══ Material shown ══
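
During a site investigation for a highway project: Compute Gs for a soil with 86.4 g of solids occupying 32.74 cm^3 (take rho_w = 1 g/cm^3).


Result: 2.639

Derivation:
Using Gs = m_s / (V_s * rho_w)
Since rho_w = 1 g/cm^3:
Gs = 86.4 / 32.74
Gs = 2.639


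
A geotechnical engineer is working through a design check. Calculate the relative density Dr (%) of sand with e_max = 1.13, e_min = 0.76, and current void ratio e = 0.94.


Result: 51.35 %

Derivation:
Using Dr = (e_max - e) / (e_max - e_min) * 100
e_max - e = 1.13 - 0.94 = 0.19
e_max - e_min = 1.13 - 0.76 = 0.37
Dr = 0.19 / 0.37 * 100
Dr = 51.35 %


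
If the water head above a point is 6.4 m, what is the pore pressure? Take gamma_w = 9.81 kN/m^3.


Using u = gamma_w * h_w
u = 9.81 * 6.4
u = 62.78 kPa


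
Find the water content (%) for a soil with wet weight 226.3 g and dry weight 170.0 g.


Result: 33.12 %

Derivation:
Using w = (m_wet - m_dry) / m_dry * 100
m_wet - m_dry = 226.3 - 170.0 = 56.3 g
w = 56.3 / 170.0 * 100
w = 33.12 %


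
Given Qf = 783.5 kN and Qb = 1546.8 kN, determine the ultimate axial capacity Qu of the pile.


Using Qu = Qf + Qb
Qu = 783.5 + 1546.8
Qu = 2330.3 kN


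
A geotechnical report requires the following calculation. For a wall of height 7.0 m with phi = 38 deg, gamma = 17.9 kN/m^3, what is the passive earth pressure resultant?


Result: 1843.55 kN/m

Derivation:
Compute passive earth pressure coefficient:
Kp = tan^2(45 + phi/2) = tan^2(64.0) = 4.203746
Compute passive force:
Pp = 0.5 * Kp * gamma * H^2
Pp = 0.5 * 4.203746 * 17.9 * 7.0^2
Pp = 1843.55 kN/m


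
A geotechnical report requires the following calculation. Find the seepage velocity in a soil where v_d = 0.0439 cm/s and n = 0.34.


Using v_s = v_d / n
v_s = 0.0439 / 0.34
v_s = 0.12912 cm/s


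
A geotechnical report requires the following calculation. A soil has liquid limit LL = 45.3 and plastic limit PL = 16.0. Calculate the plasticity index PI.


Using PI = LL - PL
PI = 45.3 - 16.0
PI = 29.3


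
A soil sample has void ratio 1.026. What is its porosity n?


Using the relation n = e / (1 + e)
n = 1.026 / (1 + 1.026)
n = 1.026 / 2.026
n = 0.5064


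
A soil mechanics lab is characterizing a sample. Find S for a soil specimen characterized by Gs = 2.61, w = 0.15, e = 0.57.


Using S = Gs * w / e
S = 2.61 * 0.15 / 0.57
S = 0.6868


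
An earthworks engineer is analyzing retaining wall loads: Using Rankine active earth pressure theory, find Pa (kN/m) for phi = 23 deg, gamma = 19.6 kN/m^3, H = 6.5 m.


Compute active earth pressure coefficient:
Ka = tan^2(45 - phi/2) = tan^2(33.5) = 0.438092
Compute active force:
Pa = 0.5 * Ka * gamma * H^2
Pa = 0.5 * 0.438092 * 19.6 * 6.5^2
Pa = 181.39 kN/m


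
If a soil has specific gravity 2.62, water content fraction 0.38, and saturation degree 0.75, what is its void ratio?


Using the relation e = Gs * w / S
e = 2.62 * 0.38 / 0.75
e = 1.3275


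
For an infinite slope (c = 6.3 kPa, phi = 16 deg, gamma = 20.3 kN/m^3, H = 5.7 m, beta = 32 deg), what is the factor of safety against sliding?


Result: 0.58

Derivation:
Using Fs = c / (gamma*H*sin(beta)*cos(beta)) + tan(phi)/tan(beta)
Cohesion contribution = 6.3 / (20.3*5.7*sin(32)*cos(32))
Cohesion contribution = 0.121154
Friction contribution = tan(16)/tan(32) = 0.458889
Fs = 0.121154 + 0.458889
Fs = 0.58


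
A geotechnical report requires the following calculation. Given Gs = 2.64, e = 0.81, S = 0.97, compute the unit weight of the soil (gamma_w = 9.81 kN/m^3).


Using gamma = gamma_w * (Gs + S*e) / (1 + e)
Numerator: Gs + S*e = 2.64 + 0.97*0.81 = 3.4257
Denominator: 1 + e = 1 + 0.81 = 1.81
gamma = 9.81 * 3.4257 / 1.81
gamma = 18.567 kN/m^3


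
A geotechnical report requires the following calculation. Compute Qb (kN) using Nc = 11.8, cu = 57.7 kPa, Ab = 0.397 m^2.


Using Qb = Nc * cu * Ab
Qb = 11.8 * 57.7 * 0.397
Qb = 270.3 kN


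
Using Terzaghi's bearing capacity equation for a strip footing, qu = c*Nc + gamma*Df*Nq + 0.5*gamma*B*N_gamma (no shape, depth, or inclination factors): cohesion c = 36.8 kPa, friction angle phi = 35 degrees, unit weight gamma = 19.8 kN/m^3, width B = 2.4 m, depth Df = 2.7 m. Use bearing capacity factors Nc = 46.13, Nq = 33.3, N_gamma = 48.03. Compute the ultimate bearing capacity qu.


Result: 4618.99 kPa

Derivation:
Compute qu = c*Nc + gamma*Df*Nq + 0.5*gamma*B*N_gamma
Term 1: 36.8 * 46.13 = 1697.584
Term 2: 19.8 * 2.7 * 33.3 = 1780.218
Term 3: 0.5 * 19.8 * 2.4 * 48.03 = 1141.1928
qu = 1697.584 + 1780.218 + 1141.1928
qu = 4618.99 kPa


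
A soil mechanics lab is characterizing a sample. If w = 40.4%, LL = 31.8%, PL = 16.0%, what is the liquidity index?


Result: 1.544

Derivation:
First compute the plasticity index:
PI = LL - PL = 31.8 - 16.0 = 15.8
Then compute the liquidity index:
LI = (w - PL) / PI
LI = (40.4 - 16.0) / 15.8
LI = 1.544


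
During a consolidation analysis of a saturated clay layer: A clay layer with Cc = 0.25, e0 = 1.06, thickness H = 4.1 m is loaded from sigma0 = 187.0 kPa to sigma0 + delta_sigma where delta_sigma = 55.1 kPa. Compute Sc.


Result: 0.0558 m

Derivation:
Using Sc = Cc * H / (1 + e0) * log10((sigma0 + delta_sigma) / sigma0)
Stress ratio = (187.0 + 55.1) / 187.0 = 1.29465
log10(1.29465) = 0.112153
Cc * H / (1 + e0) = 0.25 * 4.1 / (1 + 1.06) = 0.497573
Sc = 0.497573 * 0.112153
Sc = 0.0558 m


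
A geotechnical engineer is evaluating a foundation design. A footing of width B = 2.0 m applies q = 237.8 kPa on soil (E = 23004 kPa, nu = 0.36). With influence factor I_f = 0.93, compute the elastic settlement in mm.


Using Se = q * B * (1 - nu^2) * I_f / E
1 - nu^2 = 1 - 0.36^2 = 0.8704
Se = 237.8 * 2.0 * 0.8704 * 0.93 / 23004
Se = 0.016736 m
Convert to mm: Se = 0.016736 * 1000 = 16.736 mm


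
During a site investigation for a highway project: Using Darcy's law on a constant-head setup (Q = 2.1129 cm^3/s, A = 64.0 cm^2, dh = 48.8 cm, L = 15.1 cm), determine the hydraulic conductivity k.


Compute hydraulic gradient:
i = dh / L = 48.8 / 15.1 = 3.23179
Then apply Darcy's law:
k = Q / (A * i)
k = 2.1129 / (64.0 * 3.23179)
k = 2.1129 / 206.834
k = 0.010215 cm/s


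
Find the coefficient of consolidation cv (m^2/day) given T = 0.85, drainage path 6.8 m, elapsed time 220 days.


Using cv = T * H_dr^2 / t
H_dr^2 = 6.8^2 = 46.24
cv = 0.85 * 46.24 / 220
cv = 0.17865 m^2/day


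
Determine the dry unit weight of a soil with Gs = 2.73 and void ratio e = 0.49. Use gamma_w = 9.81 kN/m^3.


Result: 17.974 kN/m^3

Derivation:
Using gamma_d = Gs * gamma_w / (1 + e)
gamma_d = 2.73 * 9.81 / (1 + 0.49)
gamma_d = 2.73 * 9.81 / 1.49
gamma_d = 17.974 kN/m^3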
═══
Work to complete
Exactly the lines from the one that holds "Find the coefficient" through the final line of the records above should be written out, and only those.

Exercise output
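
Find the coefficient of consolidation cv (m^2/day) given T = 0.85, drainage path 6.8 m, elapsed time 220 days.


Using cv = T * H_dr^2 / t
H_dr^2 = 6.8^2 = 46.24
cv = 0.85 * 46.24 / 220
cv = 0.17865 m^2/day


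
Determine the dry unit weight of a soil with Gs = 2.73 and void ratio e = 0.49. Use gamma_w = 9.81 kN/m^3.


Result: 17.974 kN/m^3

Derivation:
Using gamma_d = Gs * gamma_w / (1 + e)
gamma_d = 2.73 * 9.81 / (1 + 0.49)
gamma_d = 2.73 * 9.81 / 1.49
gamma_d = 17.974 kN/m^3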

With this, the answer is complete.